GIVEN ENTRIES section start
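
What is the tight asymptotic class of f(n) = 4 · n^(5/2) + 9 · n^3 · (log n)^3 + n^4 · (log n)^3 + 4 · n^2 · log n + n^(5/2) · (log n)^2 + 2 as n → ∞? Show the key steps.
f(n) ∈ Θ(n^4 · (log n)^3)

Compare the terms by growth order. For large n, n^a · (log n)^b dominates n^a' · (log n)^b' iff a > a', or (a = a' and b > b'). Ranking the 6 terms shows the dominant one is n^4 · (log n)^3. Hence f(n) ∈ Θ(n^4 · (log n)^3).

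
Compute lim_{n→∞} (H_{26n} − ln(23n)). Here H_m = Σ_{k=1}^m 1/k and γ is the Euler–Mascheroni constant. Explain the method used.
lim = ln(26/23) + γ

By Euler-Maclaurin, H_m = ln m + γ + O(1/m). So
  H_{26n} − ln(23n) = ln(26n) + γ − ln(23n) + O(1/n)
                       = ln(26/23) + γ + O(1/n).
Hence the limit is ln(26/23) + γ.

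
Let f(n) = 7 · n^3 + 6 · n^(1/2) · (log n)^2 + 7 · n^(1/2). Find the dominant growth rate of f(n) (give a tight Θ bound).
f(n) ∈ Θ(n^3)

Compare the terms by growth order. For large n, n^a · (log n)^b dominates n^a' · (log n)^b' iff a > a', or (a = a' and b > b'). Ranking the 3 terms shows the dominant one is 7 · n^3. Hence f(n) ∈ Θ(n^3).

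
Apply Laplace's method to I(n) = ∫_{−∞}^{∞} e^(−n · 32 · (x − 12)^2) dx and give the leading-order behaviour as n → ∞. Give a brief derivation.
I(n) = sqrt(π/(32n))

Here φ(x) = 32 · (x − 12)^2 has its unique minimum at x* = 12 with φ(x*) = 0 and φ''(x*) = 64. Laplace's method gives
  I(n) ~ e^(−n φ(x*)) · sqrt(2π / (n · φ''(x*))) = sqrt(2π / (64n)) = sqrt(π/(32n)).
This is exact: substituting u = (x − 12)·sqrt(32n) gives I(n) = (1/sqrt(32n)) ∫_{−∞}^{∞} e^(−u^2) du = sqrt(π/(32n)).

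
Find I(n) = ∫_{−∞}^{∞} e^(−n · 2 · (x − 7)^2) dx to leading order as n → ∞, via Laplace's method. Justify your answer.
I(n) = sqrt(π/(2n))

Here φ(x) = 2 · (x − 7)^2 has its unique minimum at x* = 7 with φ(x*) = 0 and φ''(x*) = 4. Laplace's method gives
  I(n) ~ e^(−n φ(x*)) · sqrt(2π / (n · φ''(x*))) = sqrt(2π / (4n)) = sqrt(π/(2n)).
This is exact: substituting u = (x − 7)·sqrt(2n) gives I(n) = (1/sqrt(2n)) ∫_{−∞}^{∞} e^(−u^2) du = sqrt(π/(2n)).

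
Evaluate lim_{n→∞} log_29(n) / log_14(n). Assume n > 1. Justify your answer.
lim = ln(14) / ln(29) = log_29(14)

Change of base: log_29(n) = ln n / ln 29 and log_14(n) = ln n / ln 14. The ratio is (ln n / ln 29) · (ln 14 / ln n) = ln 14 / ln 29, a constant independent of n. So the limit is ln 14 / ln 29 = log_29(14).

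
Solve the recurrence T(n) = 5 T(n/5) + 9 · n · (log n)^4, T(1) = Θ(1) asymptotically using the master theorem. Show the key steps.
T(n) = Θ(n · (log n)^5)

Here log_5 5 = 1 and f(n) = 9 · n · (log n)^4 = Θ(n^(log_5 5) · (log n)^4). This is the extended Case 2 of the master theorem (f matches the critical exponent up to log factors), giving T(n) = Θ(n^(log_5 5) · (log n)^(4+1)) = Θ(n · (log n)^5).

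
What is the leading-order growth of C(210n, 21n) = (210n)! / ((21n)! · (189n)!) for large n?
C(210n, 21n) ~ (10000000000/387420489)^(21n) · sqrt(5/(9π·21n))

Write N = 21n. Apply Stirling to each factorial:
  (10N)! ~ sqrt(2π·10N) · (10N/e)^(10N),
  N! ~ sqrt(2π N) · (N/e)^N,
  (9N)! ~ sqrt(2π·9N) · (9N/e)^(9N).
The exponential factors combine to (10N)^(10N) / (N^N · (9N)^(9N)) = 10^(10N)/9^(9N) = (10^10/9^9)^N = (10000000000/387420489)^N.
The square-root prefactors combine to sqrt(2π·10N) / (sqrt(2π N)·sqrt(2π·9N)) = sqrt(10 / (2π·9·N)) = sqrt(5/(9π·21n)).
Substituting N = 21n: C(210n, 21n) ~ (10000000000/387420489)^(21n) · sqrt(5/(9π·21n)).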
GIVEN ENTRIES section end
GIVEN ENTRIES section start
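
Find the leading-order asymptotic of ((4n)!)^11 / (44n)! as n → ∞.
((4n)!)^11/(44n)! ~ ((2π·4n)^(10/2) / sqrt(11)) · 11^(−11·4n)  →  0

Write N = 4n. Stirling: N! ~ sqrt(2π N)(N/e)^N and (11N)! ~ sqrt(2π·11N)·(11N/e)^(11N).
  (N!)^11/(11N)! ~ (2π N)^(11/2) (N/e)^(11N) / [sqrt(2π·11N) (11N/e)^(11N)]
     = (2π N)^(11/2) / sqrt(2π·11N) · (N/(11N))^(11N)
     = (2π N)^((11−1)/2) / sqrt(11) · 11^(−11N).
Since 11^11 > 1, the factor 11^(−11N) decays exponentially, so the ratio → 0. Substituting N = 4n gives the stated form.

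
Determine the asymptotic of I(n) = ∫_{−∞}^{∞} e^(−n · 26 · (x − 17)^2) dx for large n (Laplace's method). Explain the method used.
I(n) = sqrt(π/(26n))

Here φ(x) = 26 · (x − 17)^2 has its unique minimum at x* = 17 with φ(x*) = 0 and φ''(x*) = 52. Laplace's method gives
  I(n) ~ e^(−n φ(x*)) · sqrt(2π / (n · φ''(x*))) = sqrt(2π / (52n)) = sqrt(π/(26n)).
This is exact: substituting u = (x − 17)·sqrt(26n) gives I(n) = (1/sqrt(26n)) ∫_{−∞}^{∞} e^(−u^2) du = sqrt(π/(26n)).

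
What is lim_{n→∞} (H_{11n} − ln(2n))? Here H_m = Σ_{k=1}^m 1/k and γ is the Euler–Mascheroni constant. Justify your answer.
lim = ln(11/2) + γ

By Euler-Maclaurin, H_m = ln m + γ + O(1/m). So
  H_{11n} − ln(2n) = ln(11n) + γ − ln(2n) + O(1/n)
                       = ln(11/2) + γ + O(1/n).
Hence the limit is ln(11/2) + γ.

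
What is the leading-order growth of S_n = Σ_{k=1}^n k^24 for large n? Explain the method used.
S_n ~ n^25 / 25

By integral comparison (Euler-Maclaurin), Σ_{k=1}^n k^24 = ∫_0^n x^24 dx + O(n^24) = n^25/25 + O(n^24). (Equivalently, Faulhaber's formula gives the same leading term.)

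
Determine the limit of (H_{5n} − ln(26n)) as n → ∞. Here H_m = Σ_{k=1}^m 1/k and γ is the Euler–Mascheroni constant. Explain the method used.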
GIVEN ENTRIES section end
◆ **PROBLEM TO WORK ON**:
Once you find the line with "What is the leading-order growth of S_n" above, print it and every line after it up to and including the line with "Determine the limit", exactly as written and nothing else.

◆ **FINISHED EXERCISE**:
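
What is the leading-order growth of S_n = Σ_{k=1}^n k^24 for large n? Explain the method used.
S_n ~ n^25 / 25

By integral comparison (Euler-Maclaurin), Σ_{k=1}^n k^24 = ∫_0^n x^24 dx + O(n^24) = n^25/25 + O(n^24). (Equivalently, Faulhaber's formula gives the same leading term.)

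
Determine the limit of (H_{5n} − ln(26n)) as n → ∞. Here H_m = Σ_{k=1}^m 1/k and γ is the Euler–Mascheroni constant. Explain the method used.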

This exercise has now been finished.